> [TASK DETAILS]
Go line by line through the data below, counting each one that has "numbers", and give the final count only.

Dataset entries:
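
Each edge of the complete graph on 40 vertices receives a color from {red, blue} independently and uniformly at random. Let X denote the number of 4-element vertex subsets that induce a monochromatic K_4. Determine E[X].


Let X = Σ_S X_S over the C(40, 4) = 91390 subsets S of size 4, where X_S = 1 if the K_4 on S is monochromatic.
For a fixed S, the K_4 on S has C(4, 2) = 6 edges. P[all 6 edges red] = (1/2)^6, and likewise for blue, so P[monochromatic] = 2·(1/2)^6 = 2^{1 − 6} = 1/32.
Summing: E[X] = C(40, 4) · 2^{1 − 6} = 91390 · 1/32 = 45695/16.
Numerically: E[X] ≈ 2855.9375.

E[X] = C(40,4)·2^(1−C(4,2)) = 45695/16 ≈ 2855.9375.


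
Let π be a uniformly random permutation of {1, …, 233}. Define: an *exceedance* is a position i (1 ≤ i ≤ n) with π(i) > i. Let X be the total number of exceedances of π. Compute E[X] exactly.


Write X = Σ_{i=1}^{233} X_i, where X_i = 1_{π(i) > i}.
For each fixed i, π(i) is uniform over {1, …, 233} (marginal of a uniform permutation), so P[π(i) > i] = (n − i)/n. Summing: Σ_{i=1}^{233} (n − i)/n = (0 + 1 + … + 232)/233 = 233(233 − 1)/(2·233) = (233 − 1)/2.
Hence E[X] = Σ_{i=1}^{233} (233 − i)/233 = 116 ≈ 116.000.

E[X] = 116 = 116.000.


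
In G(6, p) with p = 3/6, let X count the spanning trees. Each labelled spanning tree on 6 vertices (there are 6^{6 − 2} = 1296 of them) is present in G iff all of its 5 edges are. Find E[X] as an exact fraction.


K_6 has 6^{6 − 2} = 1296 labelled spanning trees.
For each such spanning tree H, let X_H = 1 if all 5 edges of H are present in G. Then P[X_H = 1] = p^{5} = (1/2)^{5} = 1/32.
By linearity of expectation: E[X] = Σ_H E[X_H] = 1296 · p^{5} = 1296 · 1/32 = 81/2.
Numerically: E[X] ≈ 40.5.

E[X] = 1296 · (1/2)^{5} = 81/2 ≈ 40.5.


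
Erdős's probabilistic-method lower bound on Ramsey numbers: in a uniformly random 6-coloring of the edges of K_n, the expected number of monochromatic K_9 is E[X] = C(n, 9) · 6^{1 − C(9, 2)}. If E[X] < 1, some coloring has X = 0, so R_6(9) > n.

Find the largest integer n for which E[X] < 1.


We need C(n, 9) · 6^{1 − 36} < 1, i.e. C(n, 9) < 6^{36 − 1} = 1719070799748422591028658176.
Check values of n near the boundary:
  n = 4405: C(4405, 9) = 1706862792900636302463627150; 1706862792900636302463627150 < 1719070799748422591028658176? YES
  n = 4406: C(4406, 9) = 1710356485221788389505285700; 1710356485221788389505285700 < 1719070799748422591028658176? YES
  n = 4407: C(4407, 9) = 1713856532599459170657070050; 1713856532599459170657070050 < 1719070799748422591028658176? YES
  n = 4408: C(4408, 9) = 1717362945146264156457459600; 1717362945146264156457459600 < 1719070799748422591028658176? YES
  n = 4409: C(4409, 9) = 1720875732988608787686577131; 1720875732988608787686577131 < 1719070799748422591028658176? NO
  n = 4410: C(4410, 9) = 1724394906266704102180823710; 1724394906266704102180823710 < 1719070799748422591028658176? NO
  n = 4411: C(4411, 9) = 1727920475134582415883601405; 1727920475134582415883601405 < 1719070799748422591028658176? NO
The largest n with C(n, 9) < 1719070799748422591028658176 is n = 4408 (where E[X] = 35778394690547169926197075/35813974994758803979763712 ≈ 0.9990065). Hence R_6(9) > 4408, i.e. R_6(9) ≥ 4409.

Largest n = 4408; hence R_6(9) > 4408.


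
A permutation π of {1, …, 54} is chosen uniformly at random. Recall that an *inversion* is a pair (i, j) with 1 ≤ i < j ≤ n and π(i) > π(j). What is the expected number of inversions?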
==
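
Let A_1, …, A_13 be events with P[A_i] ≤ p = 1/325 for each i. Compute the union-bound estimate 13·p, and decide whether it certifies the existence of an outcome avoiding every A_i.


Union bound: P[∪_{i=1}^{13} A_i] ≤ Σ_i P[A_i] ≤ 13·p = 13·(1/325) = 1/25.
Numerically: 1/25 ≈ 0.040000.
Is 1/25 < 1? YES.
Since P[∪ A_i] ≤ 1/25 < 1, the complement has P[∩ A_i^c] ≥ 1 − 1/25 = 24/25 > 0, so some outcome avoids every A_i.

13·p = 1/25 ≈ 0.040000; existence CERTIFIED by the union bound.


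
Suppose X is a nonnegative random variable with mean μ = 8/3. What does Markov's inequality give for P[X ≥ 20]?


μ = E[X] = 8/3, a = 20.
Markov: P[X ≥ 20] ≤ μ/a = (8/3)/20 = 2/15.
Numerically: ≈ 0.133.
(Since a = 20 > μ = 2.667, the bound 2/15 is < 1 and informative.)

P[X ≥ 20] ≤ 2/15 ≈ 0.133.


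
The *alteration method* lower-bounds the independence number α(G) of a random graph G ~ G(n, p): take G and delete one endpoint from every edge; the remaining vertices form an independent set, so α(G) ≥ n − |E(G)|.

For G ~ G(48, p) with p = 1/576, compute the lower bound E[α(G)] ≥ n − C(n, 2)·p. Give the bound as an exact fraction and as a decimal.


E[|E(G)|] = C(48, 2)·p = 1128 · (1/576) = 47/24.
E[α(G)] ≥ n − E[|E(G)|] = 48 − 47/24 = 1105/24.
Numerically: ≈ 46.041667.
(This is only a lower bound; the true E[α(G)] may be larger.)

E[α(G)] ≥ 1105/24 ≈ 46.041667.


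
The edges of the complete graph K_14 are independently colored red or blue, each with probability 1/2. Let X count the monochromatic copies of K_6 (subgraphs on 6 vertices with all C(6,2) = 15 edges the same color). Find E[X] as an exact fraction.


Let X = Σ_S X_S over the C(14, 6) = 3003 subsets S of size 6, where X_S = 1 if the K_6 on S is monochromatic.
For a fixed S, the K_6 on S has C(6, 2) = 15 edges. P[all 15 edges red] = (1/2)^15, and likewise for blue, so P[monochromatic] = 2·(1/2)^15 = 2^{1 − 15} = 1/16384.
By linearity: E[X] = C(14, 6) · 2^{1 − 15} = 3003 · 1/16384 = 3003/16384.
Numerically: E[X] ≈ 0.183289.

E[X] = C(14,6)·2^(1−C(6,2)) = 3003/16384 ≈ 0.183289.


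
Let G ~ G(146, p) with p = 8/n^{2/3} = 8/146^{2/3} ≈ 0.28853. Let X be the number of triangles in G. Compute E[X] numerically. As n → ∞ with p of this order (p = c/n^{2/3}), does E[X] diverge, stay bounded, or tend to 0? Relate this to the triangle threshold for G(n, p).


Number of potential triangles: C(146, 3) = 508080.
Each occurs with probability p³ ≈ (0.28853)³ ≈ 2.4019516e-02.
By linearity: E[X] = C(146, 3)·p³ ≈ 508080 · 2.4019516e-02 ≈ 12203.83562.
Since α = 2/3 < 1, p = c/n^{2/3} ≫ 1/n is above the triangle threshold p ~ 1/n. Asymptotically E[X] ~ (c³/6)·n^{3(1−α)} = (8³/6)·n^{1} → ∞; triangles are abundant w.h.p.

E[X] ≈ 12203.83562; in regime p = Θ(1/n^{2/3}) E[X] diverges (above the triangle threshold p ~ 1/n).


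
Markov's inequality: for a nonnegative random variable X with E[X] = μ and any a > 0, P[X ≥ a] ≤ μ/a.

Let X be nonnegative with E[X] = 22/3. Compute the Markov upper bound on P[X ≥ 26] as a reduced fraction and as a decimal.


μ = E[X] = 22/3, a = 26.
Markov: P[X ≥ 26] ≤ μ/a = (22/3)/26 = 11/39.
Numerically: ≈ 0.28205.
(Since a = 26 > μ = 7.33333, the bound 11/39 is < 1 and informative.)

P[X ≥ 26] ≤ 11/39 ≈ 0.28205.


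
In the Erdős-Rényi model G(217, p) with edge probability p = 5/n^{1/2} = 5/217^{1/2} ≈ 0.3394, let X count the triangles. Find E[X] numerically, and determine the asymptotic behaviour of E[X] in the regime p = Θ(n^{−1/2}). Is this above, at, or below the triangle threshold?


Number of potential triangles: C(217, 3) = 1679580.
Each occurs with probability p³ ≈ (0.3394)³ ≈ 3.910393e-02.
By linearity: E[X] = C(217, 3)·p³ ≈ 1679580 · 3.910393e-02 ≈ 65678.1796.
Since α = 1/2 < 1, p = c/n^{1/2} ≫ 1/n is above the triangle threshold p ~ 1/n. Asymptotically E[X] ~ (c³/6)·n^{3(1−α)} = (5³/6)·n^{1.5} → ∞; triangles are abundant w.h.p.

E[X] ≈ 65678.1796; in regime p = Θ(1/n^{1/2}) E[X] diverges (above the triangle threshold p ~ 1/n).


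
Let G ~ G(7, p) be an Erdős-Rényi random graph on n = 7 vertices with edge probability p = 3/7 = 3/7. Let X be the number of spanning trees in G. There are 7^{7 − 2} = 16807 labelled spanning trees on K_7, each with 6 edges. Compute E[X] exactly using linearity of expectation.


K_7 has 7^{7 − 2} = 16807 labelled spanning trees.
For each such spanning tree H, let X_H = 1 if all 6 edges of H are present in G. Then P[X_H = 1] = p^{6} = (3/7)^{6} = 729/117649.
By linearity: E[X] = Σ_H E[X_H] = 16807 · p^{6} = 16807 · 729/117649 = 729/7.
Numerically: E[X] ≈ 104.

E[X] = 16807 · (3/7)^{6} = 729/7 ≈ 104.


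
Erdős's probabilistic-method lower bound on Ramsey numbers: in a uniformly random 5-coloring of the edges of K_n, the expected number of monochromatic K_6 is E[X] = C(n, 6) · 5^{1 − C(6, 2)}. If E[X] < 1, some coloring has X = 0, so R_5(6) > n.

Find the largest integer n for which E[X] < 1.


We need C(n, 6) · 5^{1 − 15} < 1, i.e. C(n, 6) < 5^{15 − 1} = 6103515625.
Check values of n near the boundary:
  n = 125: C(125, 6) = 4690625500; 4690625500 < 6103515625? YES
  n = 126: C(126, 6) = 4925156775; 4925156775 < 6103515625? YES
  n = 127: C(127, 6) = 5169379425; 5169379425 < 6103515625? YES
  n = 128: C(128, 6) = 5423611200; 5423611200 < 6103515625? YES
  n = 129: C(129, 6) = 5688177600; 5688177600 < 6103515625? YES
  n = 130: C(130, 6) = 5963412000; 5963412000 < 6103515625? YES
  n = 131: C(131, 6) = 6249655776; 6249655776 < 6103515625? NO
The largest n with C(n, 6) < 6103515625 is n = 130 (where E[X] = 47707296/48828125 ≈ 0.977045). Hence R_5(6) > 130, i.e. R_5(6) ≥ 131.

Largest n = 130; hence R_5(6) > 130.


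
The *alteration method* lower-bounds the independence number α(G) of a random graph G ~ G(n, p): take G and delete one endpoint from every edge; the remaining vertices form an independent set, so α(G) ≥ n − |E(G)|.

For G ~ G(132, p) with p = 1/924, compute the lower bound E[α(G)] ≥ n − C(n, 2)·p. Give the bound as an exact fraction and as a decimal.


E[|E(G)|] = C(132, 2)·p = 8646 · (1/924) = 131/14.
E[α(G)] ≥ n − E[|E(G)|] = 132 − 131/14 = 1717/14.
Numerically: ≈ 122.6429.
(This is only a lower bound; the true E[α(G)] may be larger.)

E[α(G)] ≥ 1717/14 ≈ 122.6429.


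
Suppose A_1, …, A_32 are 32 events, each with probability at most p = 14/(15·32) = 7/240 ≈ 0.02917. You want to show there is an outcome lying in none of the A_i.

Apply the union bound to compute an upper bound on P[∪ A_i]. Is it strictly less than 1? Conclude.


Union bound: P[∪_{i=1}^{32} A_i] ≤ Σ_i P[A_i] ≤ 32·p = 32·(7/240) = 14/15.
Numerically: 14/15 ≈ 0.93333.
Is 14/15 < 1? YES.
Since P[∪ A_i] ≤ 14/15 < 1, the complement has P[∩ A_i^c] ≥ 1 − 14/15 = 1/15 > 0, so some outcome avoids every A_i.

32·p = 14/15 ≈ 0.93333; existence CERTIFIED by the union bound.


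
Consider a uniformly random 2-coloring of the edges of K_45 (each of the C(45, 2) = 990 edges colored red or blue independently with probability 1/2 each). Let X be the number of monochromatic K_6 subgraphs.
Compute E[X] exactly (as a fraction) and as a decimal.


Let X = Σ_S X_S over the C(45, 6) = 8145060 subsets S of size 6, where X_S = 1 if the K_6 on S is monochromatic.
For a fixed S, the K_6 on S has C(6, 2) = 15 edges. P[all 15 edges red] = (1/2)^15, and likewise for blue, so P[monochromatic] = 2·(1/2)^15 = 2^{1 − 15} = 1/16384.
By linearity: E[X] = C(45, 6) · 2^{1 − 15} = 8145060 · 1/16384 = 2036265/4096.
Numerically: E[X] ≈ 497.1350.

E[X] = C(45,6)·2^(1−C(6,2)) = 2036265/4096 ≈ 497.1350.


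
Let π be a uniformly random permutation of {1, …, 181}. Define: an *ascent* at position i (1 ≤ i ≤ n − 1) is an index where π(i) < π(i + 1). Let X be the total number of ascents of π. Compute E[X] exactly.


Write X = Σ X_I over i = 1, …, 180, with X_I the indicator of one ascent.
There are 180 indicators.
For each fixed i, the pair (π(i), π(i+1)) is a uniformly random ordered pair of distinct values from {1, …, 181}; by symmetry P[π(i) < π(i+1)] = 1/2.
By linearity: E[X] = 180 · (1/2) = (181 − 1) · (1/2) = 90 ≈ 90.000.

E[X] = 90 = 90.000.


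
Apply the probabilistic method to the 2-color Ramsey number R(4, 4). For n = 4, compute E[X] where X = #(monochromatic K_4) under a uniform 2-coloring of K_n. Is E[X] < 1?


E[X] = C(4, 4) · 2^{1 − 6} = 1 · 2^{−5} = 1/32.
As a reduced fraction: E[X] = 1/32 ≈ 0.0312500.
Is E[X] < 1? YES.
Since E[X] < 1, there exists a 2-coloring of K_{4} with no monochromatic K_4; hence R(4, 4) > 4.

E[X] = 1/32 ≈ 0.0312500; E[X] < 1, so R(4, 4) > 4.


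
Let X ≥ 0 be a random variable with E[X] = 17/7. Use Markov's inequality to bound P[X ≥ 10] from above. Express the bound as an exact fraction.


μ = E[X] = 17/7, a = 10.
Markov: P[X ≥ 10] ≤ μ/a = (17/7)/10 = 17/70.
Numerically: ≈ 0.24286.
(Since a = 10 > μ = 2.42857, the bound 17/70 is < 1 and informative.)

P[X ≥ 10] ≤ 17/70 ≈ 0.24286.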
==
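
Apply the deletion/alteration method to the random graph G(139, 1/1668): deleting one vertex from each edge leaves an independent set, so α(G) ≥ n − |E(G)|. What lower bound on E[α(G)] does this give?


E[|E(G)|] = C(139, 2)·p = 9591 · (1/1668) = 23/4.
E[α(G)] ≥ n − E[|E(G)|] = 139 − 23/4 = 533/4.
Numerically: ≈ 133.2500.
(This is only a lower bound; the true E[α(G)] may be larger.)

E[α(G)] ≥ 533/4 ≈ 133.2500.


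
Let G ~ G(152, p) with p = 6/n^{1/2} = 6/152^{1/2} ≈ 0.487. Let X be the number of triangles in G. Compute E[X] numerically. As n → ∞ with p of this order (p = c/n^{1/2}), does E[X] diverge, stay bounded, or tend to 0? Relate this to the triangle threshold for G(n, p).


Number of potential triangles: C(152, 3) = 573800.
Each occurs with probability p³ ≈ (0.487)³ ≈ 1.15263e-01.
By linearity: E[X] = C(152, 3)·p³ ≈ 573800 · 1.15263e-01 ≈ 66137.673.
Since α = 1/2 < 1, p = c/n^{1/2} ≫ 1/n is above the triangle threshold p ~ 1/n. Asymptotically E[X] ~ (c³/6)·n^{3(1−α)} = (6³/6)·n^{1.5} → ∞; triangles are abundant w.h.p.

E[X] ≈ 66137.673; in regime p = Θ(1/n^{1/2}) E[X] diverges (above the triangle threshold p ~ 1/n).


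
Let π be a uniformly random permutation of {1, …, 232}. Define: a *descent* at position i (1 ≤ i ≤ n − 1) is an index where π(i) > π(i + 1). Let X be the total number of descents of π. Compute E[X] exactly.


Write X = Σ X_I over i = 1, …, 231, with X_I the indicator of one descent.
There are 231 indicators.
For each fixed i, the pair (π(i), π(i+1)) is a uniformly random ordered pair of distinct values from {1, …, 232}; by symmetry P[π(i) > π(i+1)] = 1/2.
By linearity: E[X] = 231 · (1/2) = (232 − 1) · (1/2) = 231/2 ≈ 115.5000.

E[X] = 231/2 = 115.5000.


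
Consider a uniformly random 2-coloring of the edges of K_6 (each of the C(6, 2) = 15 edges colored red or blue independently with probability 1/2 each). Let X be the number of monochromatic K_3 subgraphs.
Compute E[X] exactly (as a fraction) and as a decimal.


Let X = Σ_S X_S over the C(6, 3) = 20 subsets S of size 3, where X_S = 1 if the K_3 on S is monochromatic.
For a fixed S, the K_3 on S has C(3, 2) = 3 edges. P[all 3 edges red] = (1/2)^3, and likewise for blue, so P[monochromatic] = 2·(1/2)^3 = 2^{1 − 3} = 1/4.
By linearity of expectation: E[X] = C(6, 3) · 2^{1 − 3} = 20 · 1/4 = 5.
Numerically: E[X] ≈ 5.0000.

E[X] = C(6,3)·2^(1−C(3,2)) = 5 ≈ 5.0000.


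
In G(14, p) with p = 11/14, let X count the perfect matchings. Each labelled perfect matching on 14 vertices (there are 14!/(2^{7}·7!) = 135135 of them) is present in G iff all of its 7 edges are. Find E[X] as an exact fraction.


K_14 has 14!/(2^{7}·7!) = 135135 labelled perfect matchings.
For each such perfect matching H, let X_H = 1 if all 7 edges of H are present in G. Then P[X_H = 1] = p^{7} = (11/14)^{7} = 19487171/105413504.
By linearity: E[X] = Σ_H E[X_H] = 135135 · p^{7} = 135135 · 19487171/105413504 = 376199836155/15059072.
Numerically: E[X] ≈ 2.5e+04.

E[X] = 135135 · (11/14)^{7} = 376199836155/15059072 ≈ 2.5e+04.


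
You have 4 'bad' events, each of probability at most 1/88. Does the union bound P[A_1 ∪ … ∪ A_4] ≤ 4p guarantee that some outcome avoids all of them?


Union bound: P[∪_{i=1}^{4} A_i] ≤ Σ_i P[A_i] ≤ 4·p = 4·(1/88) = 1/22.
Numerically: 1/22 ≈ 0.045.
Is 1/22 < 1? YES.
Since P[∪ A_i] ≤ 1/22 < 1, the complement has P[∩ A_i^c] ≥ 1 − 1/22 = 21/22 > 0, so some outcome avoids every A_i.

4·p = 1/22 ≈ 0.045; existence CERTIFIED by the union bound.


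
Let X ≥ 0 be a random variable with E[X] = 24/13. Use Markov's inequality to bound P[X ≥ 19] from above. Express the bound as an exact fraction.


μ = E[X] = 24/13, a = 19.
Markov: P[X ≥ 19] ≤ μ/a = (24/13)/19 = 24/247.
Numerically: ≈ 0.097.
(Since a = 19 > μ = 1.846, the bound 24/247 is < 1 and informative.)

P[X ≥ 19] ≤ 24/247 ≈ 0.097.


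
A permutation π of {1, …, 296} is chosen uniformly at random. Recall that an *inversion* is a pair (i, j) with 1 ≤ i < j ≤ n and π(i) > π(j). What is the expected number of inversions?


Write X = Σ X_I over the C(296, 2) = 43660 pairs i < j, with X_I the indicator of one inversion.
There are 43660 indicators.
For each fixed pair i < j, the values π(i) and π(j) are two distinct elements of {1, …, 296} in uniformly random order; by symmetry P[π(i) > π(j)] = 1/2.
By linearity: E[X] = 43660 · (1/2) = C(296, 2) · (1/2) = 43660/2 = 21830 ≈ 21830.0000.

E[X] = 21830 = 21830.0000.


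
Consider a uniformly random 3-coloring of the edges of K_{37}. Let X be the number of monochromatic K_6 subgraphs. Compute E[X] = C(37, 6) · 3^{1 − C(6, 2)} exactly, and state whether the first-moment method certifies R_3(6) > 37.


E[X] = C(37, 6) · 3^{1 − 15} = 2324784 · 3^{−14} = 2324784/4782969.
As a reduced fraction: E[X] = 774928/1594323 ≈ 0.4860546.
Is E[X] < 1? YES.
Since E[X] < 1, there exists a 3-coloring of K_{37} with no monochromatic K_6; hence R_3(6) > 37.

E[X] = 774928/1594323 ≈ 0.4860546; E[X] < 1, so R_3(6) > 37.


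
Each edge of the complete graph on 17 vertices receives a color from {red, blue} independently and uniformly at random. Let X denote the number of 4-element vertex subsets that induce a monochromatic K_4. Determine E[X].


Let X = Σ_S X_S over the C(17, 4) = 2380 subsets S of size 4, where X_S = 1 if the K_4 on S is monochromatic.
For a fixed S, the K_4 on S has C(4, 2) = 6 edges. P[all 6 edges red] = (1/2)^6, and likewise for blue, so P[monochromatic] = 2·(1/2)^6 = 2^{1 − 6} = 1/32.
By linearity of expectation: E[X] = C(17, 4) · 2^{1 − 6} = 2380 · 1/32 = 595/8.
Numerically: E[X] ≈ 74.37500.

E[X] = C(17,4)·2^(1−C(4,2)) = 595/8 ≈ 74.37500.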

> [SOLUTION FOR THIS PROBLEM]
2